=== What this task involves ===
From the line containing "If r_XY = 0.59, reliability" down to the last line of the records below, give every line again without any change.

Records from a data collection:
+---+

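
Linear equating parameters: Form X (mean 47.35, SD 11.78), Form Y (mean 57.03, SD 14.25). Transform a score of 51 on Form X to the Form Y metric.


slope = SD_Y / SD_X = 14.25 / 11.78 ~ 1.2097
intercept = mean_Y - slope * mean_X = 57.03 - (14.25 / 11.78) * 47.35 ~ -0.2482
Y = slope * X + intercept. To avoid rounding drift from the rounded slope/intercept, evaluate the equivalent form Y = mean_Y + SD_Y * (X - mean_X) / SD_X at full precision:
Y = 57.03 + 14.25 * (51 - 47.35) / 11.78
Y = 57.03 + 14.25 * 3.65 / 11.78
Y = 57.03 + 52.0125 / 11.78
Y = 57.03 + 4.4153
Y = 61.4453

61.4453


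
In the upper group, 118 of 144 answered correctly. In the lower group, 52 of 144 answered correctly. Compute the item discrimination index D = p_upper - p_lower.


p_upper = 118/144 = 0.8194
p_lower = 52/144 = 0.3611
D = 0.8194 - 0.3611 = 0.4583

0.4583


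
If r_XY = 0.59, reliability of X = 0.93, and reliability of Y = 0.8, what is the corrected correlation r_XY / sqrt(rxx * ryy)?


r_corrected = rxy / sqrt(rxx * ryy)
= 0.59 / sqrt(0.93 * 0.8)
= 0.59 / sqrt(0.744)
= 0.59 / 0.862554
r_corrected = 0.684

0.684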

+---+

=== Exercise answer ===
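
If r_XY = 0.59, reliability of X = 0.93, and reliability of Y = 0.8, what is the corrected correlation r_XY / sqrt(rxx * ryy)?


r_corrected = rxy / sqrt(rxx * ryy)
= 0.59 / sqrt(0.93 * 0.8)
= 0.59 / sqrt(0.744)
= 0.59 / 0.862554
r_corrected = 0.684

0.684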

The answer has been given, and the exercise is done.